* [About this exercise]: Your job with the data below is to output exactly the lines from the one holding "A physicist measures" down to the one holding "- source C: 6.59 μSv/h at 2.43 m", both included, and no others.

* [Records provided]:
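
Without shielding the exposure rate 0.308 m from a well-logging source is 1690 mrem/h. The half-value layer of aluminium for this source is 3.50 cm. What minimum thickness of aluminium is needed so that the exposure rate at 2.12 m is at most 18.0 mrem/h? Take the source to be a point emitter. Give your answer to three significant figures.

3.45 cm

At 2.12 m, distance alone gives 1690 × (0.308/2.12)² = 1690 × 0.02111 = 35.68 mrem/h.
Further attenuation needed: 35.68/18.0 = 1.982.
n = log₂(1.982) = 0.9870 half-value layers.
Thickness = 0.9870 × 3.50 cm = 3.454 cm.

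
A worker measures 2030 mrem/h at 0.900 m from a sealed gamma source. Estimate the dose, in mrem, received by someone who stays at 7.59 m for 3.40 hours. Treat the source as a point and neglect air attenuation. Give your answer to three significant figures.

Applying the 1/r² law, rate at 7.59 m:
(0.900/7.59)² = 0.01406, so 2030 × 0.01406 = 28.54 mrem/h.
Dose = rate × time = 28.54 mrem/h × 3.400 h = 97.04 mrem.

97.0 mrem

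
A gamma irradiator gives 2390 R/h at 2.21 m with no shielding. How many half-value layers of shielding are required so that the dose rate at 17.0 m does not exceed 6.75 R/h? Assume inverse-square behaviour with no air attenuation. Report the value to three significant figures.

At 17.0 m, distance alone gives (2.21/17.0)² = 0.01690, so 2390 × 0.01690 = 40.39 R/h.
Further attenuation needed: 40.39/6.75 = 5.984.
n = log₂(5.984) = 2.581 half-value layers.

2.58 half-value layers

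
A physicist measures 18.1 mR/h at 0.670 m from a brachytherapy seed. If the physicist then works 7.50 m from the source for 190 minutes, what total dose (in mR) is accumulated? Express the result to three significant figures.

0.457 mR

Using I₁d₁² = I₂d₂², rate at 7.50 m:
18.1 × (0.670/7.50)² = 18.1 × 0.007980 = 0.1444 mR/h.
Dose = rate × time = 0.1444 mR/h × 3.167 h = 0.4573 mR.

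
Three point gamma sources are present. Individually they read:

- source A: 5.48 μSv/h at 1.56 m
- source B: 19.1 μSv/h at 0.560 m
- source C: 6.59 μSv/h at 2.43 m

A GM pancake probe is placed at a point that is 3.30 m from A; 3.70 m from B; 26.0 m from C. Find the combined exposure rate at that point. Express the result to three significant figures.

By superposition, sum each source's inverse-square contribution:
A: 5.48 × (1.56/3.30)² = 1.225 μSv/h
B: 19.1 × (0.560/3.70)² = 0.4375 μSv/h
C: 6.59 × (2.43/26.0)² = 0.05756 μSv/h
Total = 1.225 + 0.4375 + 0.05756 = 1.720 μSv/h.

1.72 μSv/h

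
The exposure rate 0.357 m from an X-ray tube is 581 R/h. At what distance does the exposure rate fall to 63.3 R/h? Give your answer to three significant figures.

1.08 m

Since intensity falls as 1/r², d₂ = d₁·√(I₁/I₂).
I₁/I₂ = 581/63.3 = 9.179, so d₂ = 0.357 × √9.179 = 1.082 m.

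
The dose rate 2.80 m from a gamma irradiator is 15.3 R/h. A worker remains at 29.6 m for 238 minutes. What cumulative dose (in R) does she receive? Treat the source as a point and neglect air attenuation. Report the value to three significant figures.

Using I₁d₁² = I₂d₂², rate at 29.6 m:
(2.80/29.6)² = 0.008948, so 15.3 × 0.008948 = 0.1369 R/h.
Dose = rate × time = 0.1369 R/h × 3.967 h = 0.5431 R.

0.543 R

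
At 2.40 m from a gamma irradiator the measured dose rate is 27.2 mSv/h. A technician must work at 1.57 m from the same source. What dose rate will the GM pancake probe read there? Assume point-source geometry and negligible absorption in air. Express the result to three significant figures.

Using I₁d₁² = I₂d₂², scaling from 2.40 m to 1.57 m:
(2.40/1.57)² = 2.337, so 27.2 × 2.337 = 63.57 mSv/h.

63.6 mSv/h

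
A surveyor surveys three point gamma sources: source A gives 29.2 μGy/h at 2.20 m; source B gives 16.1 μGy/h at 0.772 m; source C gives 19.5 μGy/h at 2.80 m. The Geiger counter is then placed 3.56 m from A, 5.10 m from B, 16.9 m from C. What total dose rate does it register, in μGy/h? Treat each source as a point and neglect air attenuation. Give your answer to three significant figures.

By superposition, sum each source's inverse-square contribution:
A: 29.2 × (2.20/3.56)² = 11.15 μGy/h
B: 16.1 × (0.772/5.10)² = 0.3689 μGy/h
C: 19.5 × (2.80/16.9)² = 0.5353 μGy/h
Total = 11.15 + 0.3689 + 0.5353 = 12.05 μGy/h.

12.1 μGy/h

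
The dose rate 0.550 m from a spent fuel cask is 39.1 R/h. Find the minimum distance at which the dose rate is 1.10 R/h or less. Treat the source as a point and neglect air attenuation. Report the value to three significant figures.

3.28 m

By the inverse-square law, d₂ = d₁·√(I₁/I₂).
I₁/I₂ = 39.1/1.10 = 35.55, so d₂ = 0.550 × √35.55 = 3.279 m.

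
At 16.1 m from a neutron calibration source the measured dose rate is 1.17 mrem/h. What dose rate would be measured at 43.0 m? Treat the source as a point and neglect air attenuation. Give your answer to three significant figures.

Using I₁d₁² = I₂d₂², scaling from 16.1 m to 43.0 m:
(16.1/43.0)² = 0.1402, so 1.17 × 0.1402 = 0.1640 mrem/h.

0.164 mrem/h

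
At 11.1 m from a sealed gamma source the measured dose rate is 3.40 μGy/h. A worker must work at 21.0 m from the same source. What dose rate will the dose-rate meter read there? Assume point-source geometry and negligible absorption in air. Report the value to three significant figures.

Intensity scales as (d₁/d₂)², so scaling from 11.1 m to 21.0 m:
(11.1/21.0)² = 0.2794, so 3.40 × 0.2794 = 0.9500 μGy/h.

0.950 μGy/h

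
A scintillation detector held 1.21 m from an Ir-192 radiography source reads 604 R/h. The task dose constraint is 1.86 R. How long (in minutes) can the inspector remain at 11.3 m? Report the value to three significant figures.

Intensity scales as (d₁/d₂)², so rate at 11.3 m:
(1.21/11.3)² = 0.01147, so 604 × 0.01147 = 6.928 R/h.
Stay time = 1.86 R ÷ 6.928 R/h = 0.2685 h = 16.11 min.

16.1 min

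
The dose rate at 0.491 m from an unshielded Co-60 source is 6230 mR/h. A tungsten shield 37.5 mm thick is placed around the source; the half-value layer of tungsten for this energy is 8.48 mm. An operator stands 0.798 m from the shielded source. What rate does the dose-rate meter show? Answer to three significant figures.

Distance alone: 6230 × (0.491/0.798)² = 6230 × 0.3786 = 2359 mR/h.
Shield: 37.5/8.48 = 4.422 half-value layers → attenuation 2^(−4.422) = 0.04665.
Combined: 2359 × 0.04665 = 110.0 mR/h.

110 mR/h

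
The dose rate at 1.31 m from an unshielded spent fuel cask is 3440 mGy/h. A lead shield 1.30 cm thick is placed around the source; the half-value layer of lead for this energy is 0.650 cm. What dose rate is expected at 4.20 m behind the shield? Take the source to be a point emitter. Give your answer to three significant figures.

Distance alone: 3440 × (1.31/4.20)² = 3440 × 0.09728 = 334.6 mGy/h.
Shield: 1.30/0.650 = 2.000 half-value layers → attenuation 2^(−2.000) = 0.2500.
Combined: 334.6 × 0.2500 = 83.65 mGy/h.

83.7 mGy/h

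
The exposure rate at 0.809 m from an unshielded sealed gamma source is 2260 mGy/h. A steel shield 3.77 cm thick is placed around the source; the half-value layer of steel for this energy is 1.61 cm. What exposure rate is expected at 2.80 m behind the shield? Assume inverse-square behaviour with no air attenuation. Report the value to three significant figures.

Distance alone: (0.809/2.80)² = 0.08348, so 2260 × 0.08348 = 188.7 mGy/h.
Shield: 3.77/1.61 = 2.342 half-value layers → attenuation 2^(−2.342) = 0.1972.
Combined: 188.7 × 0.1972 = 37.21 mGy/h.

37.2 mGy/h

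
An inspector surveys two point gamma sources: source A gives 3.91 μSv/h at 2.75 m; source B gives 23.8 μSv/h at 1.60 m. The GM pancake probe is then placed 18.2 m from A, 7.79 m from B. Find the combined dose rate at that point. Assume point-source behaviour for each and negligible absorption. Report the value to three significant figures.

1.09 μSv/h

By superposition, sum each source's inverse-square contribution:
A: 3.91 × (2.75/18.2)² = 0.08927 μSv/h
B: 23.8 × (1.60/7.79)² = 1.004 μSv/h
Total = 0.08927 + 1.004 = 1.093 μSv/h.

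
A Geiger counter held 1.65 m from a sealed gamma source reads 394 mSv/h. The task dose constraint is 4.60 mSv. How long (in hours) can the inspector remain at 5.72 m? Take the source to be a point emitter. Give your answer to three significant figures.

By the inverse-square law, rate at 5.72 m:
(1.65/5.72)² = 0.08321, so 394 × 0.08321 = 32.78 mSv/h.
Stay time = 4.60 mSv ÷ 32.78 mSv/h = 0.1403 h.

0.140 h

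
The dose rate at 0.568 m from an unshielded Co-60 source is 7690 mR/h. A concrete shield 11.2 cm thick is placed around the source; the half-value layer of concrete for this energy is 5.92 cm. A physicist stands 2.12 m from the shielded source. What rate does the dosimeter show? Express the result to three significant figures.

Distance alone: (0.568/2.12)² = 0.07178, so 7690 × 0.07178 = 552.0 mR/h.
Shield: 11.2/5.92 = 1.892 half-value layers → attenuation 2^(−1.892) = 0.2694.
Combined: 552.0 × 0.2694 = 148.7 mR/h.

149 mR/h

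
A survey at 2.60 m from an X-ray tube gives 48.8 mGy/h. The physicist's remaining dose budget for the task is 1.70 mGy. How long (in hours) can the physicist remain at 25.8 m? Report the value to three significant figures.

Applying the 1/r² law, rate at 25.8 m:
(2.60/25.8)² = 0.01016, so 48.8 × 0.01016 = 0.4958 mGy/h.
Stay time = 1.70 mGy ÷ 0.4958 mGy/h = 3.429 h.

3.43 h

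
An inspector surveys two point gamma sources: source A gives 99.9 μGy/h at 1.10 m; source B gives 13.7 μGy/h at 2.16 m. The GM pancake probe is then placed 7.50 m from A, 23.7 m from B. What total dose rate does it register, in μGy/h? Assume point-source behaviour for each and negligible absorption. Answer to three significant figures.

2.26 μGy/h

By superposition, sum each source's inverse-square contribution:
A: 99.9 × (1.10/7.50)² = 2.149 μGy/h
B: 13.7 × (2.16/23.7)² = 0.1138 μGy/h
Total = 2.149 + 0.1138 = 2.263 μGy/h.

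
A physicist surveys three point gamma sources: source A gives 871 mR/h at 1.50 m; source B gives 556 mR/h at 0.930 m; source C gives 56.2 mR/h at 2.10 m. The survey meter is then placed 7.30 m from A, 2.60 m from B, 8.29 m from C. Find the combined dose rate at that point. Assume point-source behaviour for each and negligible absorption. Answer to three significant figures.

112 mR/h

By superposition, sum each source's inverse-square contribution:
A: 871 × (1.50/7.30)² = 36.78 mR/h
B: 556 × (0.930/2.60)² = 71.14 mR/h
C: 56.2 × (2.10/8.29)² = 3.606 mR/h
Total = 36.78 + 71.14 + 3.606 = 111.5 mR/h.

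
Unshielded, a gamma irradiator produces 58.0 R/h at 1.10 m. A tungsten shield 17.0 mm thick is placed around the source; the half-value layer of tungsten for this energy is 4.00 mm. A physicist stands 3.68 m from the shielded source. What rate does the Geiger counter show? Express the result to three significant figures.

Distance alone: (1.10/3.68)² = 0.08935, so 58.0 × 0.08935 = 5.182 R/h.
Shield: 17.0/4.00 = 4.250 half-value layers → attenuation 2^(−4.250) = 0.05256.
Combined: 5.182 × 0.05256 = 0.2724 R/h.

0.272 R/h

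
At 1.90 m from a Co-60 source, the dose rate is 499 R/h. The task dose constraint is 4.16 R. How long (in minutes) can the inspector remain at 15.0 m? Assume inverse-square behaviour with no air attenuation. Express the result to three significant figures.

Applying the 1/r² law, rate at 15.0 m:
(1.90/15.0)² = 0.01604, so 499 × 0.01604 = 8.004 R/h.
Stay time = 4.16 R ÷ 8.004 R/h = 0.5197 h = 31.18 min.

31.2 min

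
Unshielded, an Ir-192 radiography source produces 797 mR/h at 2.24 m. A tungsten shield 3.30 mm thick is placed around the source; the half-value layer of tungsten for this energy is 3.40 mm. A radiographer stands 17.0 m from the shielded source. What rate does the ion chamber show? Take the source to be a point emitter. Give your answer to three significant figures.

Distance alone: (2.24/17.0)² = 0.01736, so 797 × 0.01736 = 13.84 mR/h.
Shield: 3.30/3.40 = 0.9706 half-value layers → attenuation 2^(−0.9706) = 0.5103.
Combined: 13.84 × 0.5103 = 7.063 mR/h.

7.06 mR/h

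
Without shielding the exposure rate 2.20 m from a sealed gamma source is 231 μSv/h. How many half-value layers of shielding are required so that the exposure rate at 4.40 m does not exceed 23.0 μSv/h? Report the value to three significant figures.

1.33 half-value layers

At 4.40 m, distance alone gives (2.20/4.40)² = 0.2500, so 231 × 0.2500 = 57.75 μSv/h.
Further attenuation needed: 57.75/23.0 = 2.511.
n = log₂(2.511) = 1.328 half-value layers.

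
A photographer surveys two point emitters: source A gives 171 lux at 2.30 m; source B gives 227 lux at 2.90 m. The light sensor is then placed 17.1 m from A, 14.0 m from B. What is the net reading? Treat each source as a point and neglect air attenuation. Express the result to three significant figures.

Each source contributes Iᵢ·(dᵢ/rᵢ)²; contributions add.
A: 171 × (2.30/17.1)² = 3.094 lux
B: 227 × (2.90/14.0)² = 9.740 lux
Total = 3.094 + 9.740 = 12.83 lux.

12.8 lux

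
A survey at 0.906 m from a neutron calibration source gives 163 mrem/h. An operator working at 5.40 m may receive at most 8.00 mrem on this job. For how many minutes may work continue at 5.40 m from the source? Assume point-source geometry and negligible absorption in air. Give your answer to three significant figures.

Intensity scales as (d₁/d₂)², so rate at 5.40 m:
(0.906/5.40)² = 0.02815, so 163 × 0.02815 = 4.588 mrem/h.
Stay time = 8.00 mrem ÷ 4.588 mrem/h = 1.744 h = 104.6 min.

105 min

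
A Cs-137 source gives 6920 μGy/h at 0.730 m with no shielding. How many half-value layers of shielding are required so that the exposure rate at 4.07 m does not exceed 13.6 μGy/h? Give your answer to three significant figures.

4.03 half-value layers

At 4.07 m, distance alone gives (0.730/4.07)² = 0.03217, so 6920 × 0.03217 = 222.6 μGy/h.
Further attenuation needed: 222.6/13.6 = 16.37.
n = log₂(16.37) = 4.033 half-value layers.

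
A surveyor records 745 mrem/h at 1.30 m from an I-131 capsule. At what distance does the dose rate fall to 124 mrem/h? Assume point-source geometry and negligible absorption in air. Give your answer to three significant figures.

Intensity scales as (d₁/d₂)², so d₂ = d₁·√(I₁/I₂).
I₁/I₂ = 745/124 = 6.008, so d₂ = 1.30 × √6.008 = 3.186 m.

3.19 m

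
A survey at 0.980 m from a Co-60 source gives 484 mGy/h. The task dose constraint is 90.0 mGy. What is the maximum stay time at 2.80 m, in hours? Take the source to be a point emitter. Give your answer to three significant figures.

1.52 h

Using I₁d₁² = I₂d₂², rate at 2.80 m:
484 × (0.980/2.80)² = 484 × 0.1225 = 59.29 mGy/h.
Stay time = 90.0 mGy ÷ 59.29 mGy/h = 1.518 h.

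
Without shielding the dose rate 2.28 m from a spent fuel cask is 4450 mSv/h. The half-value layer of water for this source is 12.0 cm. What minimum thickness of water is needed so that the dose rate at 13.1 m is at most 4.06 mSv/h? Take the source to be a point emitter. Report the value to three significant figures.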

* [Exercise answer]:
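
A physicist measures 18.1 mR/h at 0.670 m from a brachytherapy seed. If the physicist then works 7.50 m from the source for 190 minutes, what total dose (in mR) is accumulated? Express the result to three significant figures.

0.457 mR

Using I₁d₁² = I₂d₂², rate at 7.50 m:
18.1 × (0.670/7.50)² = 18.1 × 0.007980 = 0.1444 mR/h.
Dose = rate × time = 0.1444 mR/h × 3.167 h = 0.4573 mR.

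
Three point gamma sources are present. Individually they read:

- source A: 5.48 μSv/h at 1.56 m
- source B: 19.1 μSv/h at 0.560 m
- source C: 6.59 μSv/h at 2.43 m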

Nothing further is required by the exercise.